• [Information]
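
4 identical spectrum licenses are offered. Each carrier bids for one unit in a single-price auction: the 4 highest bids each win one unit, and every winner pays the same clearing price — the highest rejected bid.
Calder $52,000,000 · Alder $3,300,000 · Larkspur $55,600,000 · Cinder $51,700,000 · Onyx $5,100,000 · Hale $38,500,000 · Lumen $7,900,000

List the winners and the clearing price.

Ordering the bids: 55,600,000 (Larkspur), 52,000,000 (Calder), 51,700,000 (Cinder), 38,500,000 (Hale), 7,900,000 (Lumen), 5,100,000 (Onyx), …
Top 4: Larkspur, Calder, Cinder, Hale.
Highest unsuccessful bid: $7,900,000 → clearing price.

Larkspur, Calder, Cinder, Hale; each pays $7,900,000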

• [Exercise]
Retype the records that precede this task, keeping them exactly the same.

• [Task answer]
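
4 identical spectrum licenses are offered. Each carrier bids for one unit in a single-price auction: the 4 highest bids each win one unit, and every winner pays the same clearing price — the highest rejected bid.
Calder $52,000,000 · Alder $3,300,000 · Larkspur $55,600,000 · Cinder $51,700,000 · Onyx $5,100,000 · Hale $38,500,000 · Lumen $7,900,000

List the winners and the clearing price.

Ordering the bids: 55,600,000 (Larkspur), 52,000,000 (Calder), 51,700,000 (Cinder), 38,500,000 (Hale), 7,900,000 (Lumen), 5,100,000 (Onyx), …
Top 4: Larkspur, Calder, Cinder, Hale.
Highest unsuccessful bid: $7,900,000 → clearing price.

Larkspur, Calder, Cinder, Hale; each pays $7,900,000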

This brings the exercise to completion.